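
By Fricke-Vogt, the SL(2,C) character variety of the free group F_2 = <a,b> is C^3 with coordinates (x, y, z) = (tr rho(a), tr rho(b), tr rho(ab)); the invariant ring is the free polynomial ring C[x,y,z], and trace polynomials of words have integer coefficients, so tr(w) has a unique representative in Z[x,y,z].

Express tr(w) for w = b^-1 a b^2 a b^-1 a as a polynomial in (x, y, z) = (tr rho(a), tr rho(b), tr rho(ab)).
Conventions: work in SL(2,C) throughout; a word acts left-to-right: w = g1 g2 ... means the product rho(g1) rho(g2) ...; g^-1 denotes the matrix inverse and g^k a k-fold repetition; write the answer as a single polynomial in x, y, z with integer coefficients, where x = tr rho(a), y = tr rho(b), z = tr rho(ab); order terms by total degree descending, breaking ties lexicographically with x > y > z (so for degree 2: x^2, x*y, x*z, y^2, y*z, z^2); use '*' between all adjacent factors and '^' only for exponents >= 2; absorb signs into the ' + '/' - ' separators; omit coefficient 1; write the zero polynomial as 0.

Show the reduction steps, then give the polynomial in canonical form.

tr(a^2 b) = tr(a) tr(b a) - tr(b)   [square of a] = x*z - y
next, tr(a^2) = tr(a) tr(a) - tr(1)   [square of a] = x^2 - 2
tr(a b^2 a) = tr(b) tr(a^2 b) - tr(a^2)   [square of b] = x*y*z - x^2 - y^2 + 2
and tr(a b^2) = tr(b) tr(a b) - tr(a)   [square of b] = y*z - x
and tr(a^2 b^2 a) = tr(a) tr(a b^2 a) - tr(a b^2)   [square of a] = x^2*y*z - x^3 - x*y^2 - y*z + 3*x
tr(b a b a) = tr(b a) tr(b a) - tr(1)   [split at a repeated b] = z^2 - 2
tr(a b a^2 b) = tr(a) tr(b a b a) - tr(b a b)   [square of a] = x*z^2 - y*z - x
and tr(a b a^2) = tr(a) tr(b a^2) - tr(b a)   [square of a] = x^2*z - x*y - z
next, tr(a^2 b^2 a b) = tr(b) tr(a b a^2 b) - tr(a b a^2)   [square of b] = x*y*z^2 - x^2*z - y^2*z + z
next, tr(a b^2 a b^-1 a) = tr(a^2 b^2 a) tr(b) - tr(a^2 b^2 a b)   [inverse elimination on b] = x^2*y^2*z - x^3*y - x*y^3 - x*y*z^2 + x^2*z + 3*x*y - z
next, tr(a b a b^2 a) = tr(b) tr(a^2 b a b) - tr(a^2 b a)   [square of b] = x*y*z^2 - x^2*z - y^2*z + z
tr(a b a b a b) = tr(a b) tr(a b a b) - tr(a^-1 b^-1)   [split at a repeated a] = z^3 - 3*z
next, tr(a b a b^2 a b) = tr(b) tr(a b a b a b) - tr(a b a b a)   [square of b] = y*z^3 - x*z^2 - 2*y*z + x
tr(a b^2 a b^-1 a b) = tr(a b a b^2 a) tr(b) - tr(a b a b^2 a b)   [inverse elimination on b] = x*y^2*z^2 - x^2*y*z - y^3*z - y*z^3 + x*z^2 + 3*y*z - x
next, tr(b^-1 a b^2 a b^-1 a) = tr(a b^2 a b^-1 a) tr(b) - tr(a b^2 a b^-1 a b)   [inverse elimination on b] = x^2*y^3*z - x^3*y^2 - x*y^4 - 2*x*y^2*z^2 + 2*x^2*y*z + y^3*z + y*z^3 + 3*x*y^2 - x*z^2 - 4*y*z + x

x^2*y^3*z - x^3*y^2 - x*y^4 - 2*x*y^2*z^2 + 2*x^2*y*z + y^3*z + y*z^3 + 3*x*y^2 - x*z^2 - 4*y*z + x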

★ ★ ★

What the task requires: Write out every record again, exactly as it was written.

Output below:
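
By Fricke-Vogt, the SL(2,C) character variety of the free group F_2 = <a,b> is C^3 with coordinates (x, y, z) = (tr rho(a), tr rho(b), tr rho(ab)); the invariant ring is the free polynomial ring C[x,y,z], and trace polynomials of words have integer coefficients, so tr(w) has a unique representative in Z[x,y,z].

Express tr(w) for w = b^-1 a b^2 a b^-1 a as a polynomial in (x, y, z) = (tr rho(a), tr rho(b), tr rho(ab)).
Conventions: work in SL(2,C) throughout; a word acts left-to-right: w = g1 g2 ... means the product rho(g1) rho(g2) ...; g^-1 denotes the matrix inverse and g^k a k-fold repetition; write the answer as a single polynomial in x, y, z with integer coefficients, where x = tr rho(a), y = tr rho(b), z = tr rho(ab); order terms by total degree descending, breaking ties lexicographically with x > y > z (so for degree 2: x^2, x*y, x*z, y^2, y*z, z^2); use '*' between all adjacent factors and '^' only for exponents >= 2; absorb signs into the ' + '/' - ' separators; omit coefficient 1; write the zero polynomial as 0.

Show the reduction steps, then give the polynomial in canonical form.

tr(a^2 b) = tr(a) tr(b a) - tr(b)   [square of a] = x*z - y
next, tr(a^2) = tr(a) tr(a) - tr(1)   [square of a] = x^2 - 2
tr(a b^2 a) = tr(b) tr(a^2 b) - tr(a^2)   [square of b] = x*y*z - x^2 - y^2 + 2
and tr(a b^2) = tr(b) tr(a b) - tr(a)   [square of b] = y*z - x
and tr(a^2 b^2 a) = tr(a) tr(a b^2 a) - tr(a b^2)   [square of a] = x^2*y*z - x^3 - x*y^2 - y*z + 3*x
tr(b a b a) = tr(b a) tr(b a) - tr(1)   [split at a repeated b] = z^2 - 2
tr(a b a^2 b) = tr(a) tr(b a b a) - tr(b a b)   [square of a] = x*z^2 - y*z - x
and tr(a b a^2) = tr(a) tr(b a^2) - tr(b a)   [square of a] = x^2*z - x*y - z
next, tr(a^2 b^2 a b) = tr(b) tr(a b a^2 b) - tr(a b a^2)   [square of b] = x*y*z^2 - x^2*z - y^2*z + z
next, tr(a b^2 a b^-1 a) = tr(a^2 b^2 a) tr(b) - tr(a^2 b^2 a b)   [inverse elimination on b] = x^2*y^2*z - x^3*y - x*y^3 - x*y*z^2 + x^2*z + 3*x*y - z
next, tr(a b a b^2 a) = tr(b) tr(a^2 b a b) - tr(a^2 b a)   [square of b] = x*y*z^2 - x^2*z - y^2*z + z
tr(a b a b a b) = tr(a b) tr(a b a b) - tr(a^-1 b^-1)   [split at a repeated a] = z^3 - 3*z
next, tr(a b a b^2 a b) = tr(b) tr(a b a b a b) - tr(a b a b a)   [square of b] = y*z^3 - x*z^2 - 2*y*z + x
tr(a b^2 a b^-1 a b) = tr(a b a b^2 a) tr(b) - tr(a b a b^2 a b)   [inverse elimination on b] = x*y^2*z^2 - x^2*y*z - y^3*z - y*z^3 + x*z^2 + 3*y*z - x
next, tr(b^-1 a b^2 a b^-1 a) = tr(a b^2 a b^-1 a) tr(b) - tr(a b^2 a b^-1 a b)   [inverse elimination on b] = x^2*y^3*z - x^3*y^2 - x*y^4 - 2*x*y^2*z^2 + 2*x^2*y*z + y^3*z + y*z^3 + 3*x*y^2 - x*z^2 - 4*y*z + x

x^2*y^3*z - x^3*y^2 - x*y^4 - 2*x*y^2*z^2 + 2*x^2*y*z + y^3*z + y*z^3 + 3*x*y^2 - x*z^2 - 4*y*z + x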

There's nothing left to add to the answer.